§ **WHAT THIS TASK INVOLVES**: Find the line that contains "with α_1 = 5, α_2 = 4, α_3 = 1.". Restate it and each following line exactly, through the end of the records.

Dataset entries

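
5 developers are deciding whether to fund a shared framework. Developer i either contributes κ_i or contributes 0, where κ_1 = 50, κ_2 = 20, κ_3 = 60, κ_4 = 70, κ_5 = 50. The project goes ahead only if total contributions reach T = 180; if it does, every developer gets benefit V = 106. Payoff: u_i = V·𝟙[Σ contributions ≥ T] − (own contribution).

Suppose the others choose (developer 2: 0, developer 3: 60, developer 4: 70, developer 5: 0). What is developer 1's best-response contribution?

Others' total = 130. Contributing 50 brings total to 180 ≥ 180: gain V − κ_1 = 56.
Best response: 50.

50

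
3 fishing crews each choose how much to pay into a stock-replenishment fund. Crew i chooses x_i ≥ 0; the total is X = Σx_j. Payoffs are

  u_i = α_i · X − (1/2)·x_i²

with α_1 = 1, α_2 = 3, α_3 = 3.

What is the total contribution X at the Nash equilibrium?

Crew i's FOC: ∂u_i/∂x_i = α_i − x_i = 0, so x_i* = α_i.
NE contributions = (1, 3, 3); X = 7.

7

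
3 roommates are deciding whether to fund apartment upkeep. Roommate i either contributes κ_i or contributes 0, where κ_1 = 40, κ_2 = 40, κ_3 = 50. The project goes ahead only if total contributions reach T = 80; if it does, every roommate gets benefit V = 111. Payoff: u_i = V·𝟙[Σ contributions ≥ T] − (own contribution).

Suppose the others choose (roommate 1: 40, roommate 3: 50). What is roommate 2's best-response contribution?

Others' total = 90 ≥ 80; contributing adds cost 40 for no extra benefit.
Best response: 0.

0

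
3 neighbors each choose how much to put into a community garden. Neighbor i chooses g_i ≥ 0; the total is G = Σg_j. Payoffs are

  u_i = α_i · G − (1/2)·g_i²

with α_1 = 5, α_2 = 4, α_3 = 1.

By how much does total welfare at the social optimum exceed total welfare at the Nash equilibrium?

71

Neighbor i's FOC: ∂u_i/∂g_i = α_i − g_i = 0, so g_i* = α_i.
NE contributions = (5, 4, 1); G = 10.
W^NE = (Σα)·G − ½Σα_i² = 10² − ½·42 = 79.
Planner sets g_i = Σα_j = 10 for every i, so G^SO = 3·10 = 30.
W^SO = (Σα)·G^SO − ½·3·(Σα)² = (3/2)·10² = 150.
Deadweight loss = W^SO − W^NE = 71.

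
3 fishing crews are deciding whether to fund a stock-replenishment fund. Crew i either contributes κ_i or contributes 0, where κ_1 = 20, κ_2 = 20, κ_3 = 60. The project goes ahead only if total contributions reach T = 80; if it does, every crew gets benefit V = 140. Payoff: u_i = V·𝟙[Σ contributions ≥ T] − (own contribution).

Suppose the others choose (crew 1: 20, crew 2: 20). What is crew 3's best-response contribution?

Others' total = 40. Contributing 60 brings total to 100 ≥ 80: gain V − κ_3 = 80.
Best response: 60.

60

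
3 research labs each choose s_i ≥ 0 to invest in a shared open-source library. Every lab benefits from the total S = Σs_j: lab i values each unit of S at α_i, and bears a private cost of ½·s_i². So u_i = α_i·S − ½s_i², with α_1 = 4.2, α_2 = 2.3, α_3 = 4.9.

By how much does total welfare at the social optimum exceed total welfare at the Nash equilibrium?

88.45

Lab i's FOC: ∂u_i/∂s_i = α_i − s_i = 0, so s_i* = α_i.
NE contributions = (4.2, 2.3, 4.9); S = 11.4.
W^NE = (Σα)·S − ½Σα_i² = 11.4² − ½·46.94 = 106.49.
Planner sets s_i = Σα_j = 11.4 for every i, so S^SO = 3·11.4 = 34.2.
W^SO = (Σα)·S^SO − ½·3·(Σα)² = (3/2)·11.4² = 194.94.
Deadweight loss = W^SO − W^NE = 88.45.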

§ **RESULT**:
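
with α_1 = 5, α_2 = 4, α_3 = 1.

By how much does total welfare at the social optimum exceed total welfare at the Nash equilibrium?

71

Neighbor i's FOC: ∂u_i/∂g_i = α_i − g_i = 0, so g_i* = α_i.
NE contributions = (5, 4, 1); G = 10.
W^NE = (Σα)·G − ½Σα_i² = 10² − ½·42 = 79.
Planner sets g_i = Σα_j = 10 for every i, so G^SO = 3·10 = 30.
W^SO = (Σα)·G^SO − ½·3·(Σα)² = (3/2)·10² = 150.
Deadweight loss = W^SO − W^NE = 71.

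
3 fishing crews are deciding whether to fund a stock-replenishment fund. Crew i either contributes κ_i or contributes 0, where κ_1 = 20, κ_2 = 20, κ_3 = 60. The project goes ahead only if total contributions reach T = 80; if it does, every crew gets benefit V = 140. Payoff: u_i = V·𝟙[Σ contributions ≥ T] − (own contribution).

Suppose the others choose (crew 1: 20, crew 2: 20). What is crew 3's best-response contribution?

Others' total = 40. Contributing 60 brings total to 100 ≥ 80: gain V − κ_3 = 80.
Best response: 60.

60

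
3 research labs each choose s_i ≥ 0 to invest in a shared open-source library. Every lab benefits from the total S = Σs_j: lab i values each unit of S at α_i, and bears a private cost of ½·s_i². So u_i = α_i·S − ½s_i², with α_1 = 4.2, α_2 = 2.3, α_3 = 4.9.

By how much does total welfare at the social optimum exceed total welfare at the Nash equilibrium?

88.45

Lab i's FOC: ∂u_i/∂s_i = α_i − s_i = 0, so s_i* = α_i.
NE contributions = (4.2, 2.3, 4.9); S = 11.4.
W^NE = (Σα)·S − ½Σα_i² = 11.4² − ½·46.94 = 106.49.
Planner sets s_i = Σα_j = 11.4 for every i, so S^SO = 3·11.4 = 34.2.
W^SO = (Σα)·S^SO − ½·3·(Σα)² = (3/2)·11.4² = 194.94.
Deadweight loss = W^SO − W^NE = 88.45.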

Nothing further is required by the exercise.